• TASK GOAL: Count up the lines below that hold "level", then give that count by itself.

== DATA FOR PROCESSING ==

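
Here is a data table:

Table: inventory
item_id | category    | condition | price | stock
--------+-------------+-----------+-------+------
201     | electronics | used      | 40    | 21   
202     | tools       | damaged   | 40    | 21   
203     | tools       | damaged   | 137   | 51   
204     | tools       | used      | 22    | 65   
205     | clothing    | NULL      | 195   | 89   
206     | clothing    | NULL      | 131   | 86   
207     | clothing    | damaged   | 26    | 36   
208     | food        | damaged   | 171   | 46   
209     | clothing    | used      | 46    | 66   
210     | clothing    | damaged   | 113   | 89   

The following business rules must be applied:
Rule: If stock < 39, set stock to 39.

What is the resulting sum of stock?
609

Step 1: 3 records have stock < 39
Step 2: These records originally summed to 78
Step 3: After setting to minimum: 3 × 39 = 117
Step 4: Unaffected records sum: 492
Step 5: Final sum = 117 + 492 = 609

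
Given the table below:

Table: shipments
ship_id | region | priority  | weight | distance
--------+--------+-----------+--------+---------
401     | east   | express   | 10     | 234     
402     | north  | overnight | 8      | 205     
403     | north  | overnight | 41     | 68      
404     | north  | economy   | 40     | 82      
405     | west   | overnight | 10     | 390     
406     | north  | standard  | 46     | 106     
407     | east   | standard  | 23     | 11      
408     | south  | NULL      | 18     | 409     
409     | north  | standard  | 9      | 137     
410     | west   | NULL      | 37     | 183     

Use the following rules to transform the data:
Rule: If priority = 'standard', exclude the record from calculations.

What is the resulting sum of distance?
1571

Step 1: Identify records where priority = 'standard'
Step 2: The excluded records sum to 254
Step 3: Original total distance = 1825
Step 4: Remaining total = 1825 - 254 = 1571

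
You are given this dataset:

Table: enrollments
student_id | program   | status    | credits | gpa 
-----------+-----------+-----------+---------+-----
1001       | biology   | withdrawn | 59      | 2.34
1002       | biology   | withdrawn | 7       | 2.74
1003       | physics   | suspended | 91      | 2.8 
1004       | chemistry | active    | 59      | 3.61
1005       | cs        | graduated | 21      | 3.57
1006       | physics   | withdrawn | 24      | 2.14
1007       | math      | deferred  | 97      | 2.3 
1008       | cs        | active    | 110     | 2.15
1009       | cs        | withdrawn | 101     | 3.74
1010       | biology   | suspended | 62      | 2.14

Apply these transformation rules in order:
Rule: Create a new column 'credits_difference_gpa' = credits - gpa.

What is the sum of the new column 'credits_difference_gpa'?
603.47

Step 1: For each record, compute credits - gpa
Example calculations:
  59 - 2.34 = 56.66
  7 - 2.74 = 4.26
  91 - 2.8 = 88.2
  ...
Step 2: Sum all derived values
Step 3: Total = 603.47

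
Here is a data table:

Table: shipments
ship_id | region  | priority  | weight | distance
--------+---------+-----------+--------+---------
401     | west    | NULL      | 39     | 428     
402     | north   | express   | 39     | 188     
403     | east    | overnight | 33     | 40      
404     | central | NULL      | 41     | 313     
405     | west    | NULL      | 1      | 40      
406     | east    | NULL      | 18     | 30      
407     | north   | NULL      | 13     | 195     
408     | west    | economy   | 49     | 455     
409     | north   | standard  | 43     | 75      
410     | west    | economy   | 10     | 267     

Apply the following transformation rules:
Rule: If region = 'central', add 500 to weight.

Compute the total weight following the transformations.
786

Step 1: Count records where region = 'central': 1
Step 2: Total bonus added: 1 × 500 = 500
Step 3: Original sum of weight: 286
Step 4: Final sum = 286 + 500 = 786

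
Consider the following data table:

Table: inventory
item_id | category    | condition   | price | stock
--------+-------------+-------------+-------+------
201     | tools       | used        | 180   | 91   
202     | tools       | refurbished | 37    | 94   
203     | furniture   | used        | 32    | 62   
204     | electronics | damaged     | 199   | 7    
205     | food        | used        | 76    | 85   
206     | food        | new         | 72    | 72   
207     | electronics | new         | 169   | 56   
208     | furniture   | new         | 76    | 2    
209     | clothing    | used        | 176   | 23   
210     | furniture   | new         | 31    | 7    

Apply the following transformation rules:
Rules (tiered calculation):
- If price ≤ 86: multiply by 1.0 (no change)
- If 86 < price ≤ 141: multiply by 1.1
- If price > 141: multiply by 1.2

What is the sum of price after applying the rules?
1192.8

Step 1: Tier 1 (price ≤ 86): 6 records, sum = 324 × 1.0 = 324.0
Step 2: Tier 2 (86 < price ≤ 141): 0 records, sum = 0 × 1.1 = 0.0
Step 3: Tier 3 (price > 141): 4 records, sum = 724 × 1.2 = 868.8
Step 4: Final sum = 324.0 + 0.0 + 868.8 = 1192.8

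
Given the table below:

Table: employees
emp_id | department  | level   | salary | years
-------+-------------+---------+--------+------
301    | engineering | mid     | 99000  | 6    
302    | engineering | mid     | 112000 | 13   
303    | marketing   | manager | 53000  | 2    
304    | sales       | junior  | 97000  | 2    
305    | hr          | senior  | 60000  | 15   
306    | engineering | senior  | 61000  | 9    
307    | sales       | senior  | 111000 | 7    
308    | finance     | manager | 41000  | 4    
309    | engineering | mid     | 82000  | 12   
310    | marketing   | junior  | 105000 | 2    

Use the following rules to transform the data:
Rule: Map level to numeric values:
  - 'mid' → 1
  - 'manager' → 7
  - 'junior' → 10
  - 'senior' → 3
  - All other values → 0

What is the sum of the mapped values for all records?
46

Step 1: Apply mapping to each record
Step 2: Count by status:
  'mid': 3 records × 1 = 3
  'manager': 2 records × 7 = 14
  'junior': 2 records × 10 = 20
  'senior': 3 records × 3 = 9
Step 3: Sum all mapped values = 46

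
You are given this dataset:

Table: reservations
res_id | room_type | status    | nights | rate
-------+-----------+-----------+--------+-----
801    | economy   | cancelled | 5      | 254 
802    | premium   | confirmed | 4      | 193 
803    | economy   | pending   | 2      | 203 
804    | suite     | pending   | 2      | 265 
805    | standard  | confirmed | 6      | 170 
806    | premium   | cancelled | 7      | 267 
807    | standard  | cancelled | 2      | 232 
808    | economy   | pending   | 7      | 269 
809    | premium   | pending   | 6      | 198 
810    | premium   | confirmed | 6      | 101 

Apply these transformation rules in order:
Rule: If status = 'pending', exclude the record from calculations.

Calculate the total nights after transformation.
30

Step 1: Identify records where status = 'pending'
Step 2: The excluded records sum to 17
Step 3: Original total nights = 47
Step 4: Remaining total = 47 - 17 = 30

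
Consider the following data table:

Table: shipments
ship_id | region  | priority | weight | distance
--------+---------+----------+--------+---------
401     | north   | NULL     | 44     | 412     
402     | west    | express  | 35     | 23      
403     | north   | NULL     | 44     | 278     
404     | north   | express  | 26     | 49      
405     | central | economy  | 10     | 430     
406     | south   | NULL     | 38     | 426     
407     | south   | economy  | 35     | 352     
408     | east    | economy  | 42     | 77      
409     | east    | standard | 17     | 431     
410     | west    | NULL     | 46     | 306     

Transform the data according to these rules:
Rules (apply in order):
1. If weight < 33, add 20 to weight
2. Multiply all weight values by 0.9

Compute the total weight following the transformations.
357.3

Step 1: Apply Rule 1 - Add 20 to records with weight < 33
  - 3 records affected: 53 + (3 × 20) = 113
  - Unaffected records: 284
  - Sum after Rule 1: 397
Step 2: Apply Rule 2 - Multiply all by 0.9
  - 397 × 0.9 = 357.3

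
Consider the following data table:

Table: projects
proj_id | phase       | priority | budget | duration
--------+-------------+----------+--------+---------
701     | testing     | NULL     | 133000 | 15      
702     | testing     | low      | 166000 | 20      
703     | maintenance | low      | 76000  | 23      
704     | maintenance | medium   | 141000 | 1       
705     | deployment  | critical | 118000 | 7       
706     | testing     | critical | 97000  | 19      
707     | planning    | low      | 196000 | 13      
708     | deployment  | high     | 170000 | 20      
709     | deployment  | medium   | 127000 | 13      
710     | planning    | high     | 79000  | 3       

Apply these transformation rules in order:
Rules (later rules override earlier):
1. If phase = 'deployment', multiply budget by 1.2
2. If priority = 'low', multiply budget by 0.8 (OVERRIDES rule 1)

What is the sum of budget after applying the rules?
1298400.0

Step 1: Rule 2 takes priority for records with priority = 'low'
  - 3 records: 438000 × 0.8 = 350400.0
Step 2: Rule 1 applies to remaining records with phase = 'deployment'
  - 3 records: 415000 × 1.2 = 498000.0
Step 3: Other records unchanged: 450000
Step 4: Final sum = 350400.0 + 498000.0 + 450000 = 1298400.0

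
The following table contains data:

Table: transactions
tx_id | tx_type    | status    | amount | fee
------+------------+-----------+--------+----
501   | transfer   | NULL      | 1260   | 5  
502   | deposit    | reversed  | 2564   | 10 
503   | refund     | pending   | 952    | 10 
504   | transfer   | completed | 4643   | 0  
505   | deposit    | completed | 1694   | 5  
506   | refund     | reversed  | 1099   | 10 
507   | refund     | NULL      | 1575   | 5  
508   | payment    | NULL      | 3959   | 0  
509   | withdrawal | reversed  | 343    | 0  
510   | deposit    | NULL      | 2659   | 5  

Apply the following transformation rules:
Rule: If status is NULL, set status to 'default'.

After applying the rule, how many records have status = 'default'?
4

Step 1: Count records where status IS NULL
Step 2: Found 4 records with NULL status
Step 3: These records will have status set to 'default'
Step 4: Records already having status = 'default': 0
Step 5: Answer: 4 + 0 = 4 records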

===

• WRITTEN SOLUTION: 2